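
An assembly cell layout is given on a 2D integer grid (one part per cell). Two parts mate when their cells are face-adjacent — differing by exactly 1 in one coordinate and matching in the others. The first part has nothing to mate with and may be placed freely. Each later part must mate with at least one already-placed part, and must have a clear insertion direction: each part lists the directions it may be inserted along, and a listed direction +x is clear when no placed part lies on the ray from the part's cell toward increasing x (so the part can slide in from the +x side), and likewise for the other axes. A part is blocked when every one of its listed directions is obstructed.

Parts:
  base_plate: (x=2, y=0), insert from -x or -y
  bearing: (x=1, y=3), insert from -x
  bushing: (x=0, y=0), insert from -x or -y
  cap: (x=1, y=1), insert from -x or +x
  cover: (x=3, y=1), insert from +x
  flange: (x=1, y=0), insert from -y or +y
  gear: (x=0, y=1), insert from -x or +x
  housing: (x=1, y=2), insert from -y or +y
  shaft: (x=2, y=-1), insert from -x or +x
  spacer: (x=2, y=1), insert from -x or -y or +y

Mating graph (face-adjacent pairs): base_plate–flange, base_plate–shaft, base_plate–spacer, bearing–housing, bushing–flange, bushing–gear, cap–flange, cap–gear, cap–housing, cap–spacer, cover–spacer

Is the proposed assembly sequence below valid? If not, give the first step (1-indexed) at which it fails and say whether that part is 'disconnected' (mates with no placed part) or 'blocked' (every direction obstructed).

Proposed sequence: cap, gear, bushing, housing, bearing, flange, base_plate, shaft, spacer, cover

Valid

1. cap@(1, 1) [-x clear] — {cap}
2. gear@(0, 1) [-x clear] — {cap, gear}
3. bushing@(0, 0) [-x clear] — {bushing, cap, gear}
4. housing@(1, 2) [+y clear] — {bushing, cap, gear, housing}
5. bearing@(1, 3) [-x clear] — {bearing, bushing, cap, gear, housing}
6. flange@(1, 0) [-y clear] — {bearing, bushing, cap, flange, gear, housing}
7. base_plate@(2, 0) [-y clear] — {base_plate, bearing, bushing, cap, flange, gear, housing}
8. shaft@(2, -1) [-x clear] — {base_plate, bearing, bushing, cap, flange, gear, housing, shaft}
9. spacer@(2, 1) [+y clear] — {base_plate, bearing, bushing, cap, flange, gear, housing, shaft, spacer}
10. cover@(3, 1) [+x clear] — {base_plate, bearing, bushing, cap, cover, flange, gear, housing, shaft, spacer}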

- - -

### [WORK TO BE COMPLETED]
What are the lines above, starting at the one with "shaft: (x=2, y=-1), insert from -x or +x" and ending at the one with "Is the proposed"? Give them again exactly, and only them.

### [RESPONSE FOR THIS EXERCISE]
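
  shaft: (x=2, y=-1), insert from -x or +x
  spacer: (x=2, y=1), insert from -x or -y or +y

Mating graph (face-adjacent pairs): base_plate–flange, base_plate–shaft, base_plate–spacer, bearing–housing, bushing–flange, bushing–gear, cap–flange, cap–gear, cap–housing, cap–spacer, cover–spacer

Is the proposed assembly sequence below valid? If not, give the first step (1-indexed) at which it fails and say whether that part is 'disconnected' (mates with no placed part) or 'blocked' (every direction obstructed).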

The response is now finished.